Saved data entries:
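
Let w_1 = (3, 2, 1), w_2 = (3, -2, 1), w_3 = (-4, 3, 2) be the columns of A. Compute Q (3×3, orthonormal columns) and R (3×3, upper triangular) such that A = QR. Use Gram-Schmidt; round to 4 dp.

Q = [[0.8018, 0.5071, -0.3162], [0.5345, -0.8452, 0.0000], [0.2673, 0.1690, 0.9487]], R = [[3.7417, 1.6036, -1.0690], [0.0000, 3.3806, -4.2258], [0.0000, 0.0000, 3.1623]]

w_1 = (3, 2, 1); ‖w_1‖ = 3.7417, so e_1 = (0.8018, 0.5345, 0.2673).
e_1·w_2 = 0.8018·3 + 0.5345·(-2) + 0.2673·1 = 1.6036.
u_2 = w_2 − 1.6036·e_1 = (1.7143, -2.8571, 0.5714).
‖u_2‖ = 3.3806, so e_2 = (0.5071, -0.8452, 0.1690).
e_1·w_3 = 0.8018·(-4) + 0.5345·3 + 0.2673·2 = -1.0690; e_2·w_3 = 0.5071·(-4) + (-0.8452)·3 + 0.1690·2 = -4.2258.
u_3 = w_3 + 1.0690·e_1 + 4.2258·e_2 = (-1.0000, 0.0000, 3.0000).
‖u_3‖ = 3.1623, so e_3 = (-0.3162, 0.0000, 0.9487).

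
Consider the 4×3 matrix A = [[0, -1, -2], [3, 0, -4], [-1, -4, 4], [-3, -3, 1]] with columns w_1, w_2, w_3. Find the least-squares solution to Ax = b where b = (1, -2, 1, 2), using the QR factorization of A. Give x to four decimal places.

x = (-0.6735, -0.1435, -0.0875)

w_1 = (0, 3, -1, -3); ‖w_1‖ = 4.3589, so q_1 = (0.0000, 0.6882, -0.2294, -0.6882).
q_1·w_2 = 0.0000·(-1) + 0.6882·0 + (-0.2294)·(-4) + (-0.6882)·(-3) = 2.9824.
u_2 = w_2 − 2.9824·q_1 = (-1.0000, -2.0526, -3.3158, -0.9474).
‖u_2‖ = 4.1359, so q_2 = (-0.2418, -0.4963, -0.8017, -0.2291).
q_1·w_3 = 0.0000·(-2) + 0.6882·(-4) + (-0.2294)·4 + (-0.6882)·1 = -4.3589; q_2·w_3 = (-0.2418)·(-2) + (-0.4963)·(-4) + (-0.8017)·4 + (-0.2291)·1 = -0.9672.
u_3 = w_3 + 4.3589·q_1 + 0.9672·q_2 = (-2.2338, -1.4800, 2.2246, -2.2215).
‖u_3‖ = 4.1309, so q_3 = (-0.5408, -0.3583, 0.5385, -0.5378).
Qᵀb = (-2.9824, -0.5090, -0.3613).
Back-substitute: x_3 = -0.3613/4.1309 = -0.0875.
x_2 = (-0.5090 + 0.9672·(-0.0875))/4.1359 = -0.1435.
x_1 = (-2.9824 − 2.9824·(-0.1435) + 4.3589·(-0.0875))/4.3589 = -0.6735.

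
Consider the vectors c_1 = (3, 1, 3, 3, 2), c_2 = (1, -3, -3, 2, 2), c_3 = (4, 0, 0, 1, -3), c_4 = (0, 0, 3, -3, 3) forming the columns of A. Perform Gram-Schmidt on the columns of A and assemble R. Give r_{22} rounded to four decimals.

e_1 = c_1/‖c_1‖ = (3, 1, 3, 3, 2)/5.6569 = (0.5303, 0.1768, 0.5303, 0.5303, 0.3536).
r_{12} = e_1·c_2 = 0.1768.
u_2 = c_2 − 0.1768·e_1 = (0.9063, -3.0312, -3.0938, 1.9062, 1.9375).
r_{22} = ‖u_2‖ = 5.1931.

r_{22} = 5.1931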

Task directions: Reproduce exactly the line that contains "Consider the vectors" together with each line after it to the end of the entries; include no other lines.

Answer to this exercise:
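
Consider the vectors c_1 = (3, 1, 3, 3, 2), c_2 = (1, -3, -3, 2, 2), c_3 = (4, 0, 0, 1, -3), c_4 = (0, 0, 3, -3, 3) forming the columns of A. Perform Gram-Schmidt on the columns of A and assemble R. Give r_{22} rounded to four decimals.

e_1 = c_1/‖c_1‖ = (3, 1, 3, 3, 2)/5.6569 = (0.5303, 0.1768, 0.5303, 0.5303, 0.3536).
r_{12} = e_1·c_2 = 0.1768.
u_2 = c_2 − 0.1768·e_1 = (0.9063, -3.0312, -3.0938, 1.9062, 1.9375).
r_{22} = ‖u_2‖ = 5.1931.

r_{22} = 5.1931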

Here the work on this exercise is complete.